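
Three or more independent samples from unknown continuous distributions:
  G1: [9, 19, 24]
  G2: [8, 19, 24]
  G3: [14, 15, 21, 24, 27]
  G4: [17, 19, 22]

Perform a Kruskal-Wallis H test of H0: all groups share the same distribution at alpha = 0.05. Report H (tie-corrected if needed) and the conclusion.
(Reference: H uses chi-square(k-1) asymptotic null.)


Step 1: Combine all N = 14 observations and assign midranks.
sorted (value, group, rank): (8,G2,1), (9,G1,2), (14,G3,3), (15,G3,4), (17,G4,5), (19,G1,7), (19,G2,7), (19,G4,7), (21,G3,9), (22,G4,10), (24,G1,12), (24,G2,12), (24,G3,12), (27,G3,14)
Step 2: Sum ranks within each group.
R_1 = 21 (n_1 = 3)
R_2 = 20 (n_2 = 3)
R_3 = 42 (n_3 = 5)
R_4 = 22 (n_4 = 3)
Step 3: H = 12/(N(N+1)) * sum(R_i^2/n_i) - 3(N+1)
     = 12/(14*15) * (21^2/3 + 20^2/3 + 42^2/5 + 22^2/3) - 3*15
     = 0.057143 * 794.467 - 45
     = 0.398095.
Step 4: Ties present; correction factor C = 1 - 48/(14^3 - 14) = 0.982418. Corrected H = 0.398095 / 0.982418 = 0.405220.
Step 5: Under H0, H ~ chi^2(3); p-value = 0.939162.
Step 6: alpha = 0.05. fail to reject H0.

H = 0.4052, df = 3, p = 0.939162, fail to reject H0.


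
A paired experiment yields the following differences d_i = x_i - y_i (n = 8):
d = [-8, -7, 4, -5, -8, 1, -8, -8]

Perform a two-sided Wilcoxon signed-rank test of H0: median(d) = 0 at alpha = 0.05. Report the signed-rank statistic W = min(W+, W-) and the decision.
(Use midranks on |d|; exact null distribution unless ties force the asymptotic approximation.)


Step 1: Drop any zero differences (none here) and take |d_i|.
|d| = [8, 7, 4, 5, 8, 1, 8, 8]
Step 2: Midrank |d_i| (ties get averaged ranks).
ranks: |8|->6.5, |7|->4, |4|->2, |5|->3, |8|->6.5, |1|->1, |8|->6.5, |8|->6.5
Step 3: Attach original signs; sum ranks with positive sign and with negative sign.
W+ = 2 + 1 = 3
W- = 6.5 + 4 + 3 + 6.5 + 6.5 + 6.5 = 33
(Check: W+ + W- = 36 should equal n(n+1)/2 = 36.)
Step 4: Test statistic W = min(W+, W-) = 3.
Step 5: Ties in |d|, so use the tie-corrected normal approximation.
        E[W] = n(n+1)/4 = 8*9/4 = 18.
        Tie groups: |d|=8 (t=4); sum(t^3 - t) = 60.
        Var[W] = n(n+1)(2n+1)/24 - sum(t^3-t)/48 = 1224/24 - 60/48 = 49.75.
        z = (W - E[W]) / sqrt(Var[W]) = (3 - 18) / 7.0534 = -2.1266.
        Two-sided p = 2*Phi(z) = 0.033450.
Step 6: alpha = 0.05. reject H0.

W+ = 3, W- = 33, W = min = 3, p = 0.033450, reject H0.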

______________________________

## [PROBLEM REQUIREMENTS]
An exact, complete copy of the lines above from the one with "A paired experiment" through the one with "Perform a two-sided" is the whole answer.

## [ANSWER BELOW]
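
A paired experiment yields the following differences d_i = x_i - y_i (n = 8):
d = [-8, -7, 4, -5, -8, 1, -8, -8]

Perform a two-sided Wilcoxon signed-rank test of H0: median(d) = 0 at alpha = 0.05. Report the signed-rank statistic W = min(W+, W-) and the decision.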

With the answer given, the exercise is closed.